> [Data]

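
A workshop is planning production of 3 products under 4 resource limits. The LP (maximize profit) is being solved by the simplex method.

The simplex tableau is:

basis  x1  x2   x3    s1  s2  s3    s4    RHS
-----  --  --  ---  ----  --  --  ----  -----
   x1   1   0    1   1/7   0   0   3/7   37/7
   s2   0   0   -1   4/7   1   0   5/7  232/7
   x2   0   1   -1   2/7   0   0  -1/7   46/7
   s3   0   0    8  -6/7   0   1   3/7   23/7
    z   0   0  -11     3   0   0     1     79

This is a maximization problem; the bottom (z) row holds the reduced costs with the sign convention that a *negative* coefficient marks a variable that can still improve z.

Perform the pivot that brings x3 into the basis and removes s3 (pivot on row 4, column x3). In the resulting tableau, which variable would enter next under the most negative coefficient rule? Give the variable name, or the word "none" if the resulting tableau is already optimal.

Pivot element 8. New z-row = old z-row − (-11)·(row 4/8).
Updated z-row coefficients: x1: 0, x2: 0, x3: 0, s1: 51/28, s2: 0, s3: 11/8, s4: 89/56.
No coefficient is strictly negative; the tableau after this pivot is optimal.

none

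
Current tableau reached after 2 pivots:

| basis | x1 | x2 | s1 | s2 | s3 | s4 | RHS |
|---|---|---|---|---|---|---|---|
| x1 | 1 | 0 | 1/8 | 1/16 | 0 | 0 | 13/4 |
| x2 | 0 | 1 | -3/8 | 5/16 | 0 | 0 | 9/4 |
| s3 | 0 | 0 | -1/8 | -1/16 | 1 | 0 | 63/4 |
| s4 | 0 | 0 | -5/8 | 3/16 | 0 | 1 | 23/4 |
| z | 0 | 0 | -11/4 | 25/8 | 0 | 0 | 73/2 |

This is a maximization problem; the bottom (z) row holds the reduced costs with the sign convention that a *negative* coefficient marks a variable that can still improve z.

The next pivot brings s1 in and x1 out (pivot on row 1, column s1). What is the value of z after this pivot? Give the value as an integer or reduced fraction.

Minimum ratio for s1: (13/4)/(1/8) = 26.
z changes by −(z-row coeff of s1)·ratio = −(-11/4)·26 = 143/2.
New z = 73/2 + (143/2) = 108.

108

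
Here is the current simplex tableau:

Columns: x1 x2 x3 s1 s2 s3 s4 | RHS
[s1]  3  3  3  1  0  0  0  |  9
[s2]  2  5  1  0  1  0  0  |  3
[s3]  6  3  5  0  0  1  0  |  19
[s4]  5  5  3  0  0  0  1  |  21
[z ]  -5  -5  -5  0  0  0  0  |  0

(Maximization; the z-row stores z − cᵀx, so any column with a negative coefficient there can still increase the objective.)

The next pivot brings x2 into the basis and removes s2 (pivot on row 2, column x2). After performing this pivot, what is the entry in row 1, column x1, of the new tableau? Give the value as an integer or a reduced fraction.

Pivot element is row 2, column x2: 5.
Normalize row 2: new (row 2, x1) = 2/5 = 2/5.
row 1 ← row 1 − 3·(new row 2): 3 − 3·(2/5) = 9/5.

9/5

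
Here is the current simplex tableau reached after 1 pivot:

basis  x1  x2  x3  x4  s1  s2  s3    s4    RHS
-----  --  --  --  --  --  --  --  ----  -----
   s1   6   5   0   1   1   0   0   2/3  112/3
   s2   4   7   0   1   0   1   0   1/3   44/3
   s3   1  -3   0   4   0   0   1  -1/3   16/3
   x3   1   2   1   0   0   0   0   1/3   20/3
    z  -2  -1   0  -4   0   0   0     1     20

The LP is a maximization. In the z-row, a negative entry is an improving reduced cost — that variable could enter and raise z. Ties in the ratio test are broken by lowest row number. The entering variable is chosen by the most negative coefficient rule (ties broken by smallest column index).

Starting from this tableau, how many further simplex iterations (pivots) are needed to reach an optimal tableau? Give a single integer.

pivot: x4 in, s3 out → z = 76/3
pivot: x2 in, s2 out → z = 2996/93
No improving column remains; optimal.

2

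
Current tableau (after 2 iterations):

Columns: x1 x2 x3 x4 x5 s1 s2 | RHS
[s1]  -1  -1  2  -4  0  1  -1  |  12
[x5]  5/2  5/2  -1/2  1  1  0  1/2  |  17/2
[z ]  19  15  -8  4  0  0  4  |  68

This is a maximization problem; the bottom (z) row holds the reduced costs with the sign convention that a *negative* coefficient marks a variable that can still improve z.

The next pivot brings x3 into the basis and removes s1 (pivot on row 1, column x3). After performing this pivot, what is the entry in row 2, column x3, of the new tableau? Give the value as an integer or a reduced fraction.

0

Pivot element is row 1, column x3: 2.
Normalize row 1: new (row 1, x3) = 2/2 = 1.
row 2 ← row 2 − (-1/2)·(new row 1): -1/2 − (-1/2)·1 = 0.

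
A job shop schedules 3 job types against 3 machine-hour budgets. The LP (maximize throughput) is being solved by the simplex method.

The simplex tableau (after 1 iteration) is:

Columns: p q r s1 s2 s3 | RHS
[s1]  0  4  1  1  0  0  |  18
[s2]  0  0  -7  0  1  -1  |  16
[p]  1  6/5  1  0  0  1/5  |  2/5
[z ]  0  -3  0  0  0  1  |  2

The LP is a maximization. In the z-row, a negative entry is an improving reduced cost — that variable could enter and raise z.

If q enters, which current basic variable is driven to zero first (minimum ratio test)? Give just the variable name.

Ratios: row 1 (s1): 18/4 = 9/2; row 2 (s2): entry 0 ≤ 0, skip; row 3 (p): (2/5)/(6/5) = 1/3.
Minimum ratio 1/3 is in the p row, so p leaves.

p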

> [Problem]
Show every line of the data that includes the string "raise".

> [Solution]
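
The LP is a maximization. In the z-row, a negative entry is an improving reduced cost — that variable could enter and raise z. Ties in the ratio test are broken by lowest row number. The entering variable is chosen by the most negative coefficient rule (ties broken by smallest column index).
The LP is a maximization. In the z-row, a negative entry is an improving reduced cost — that variable could enter and raise z.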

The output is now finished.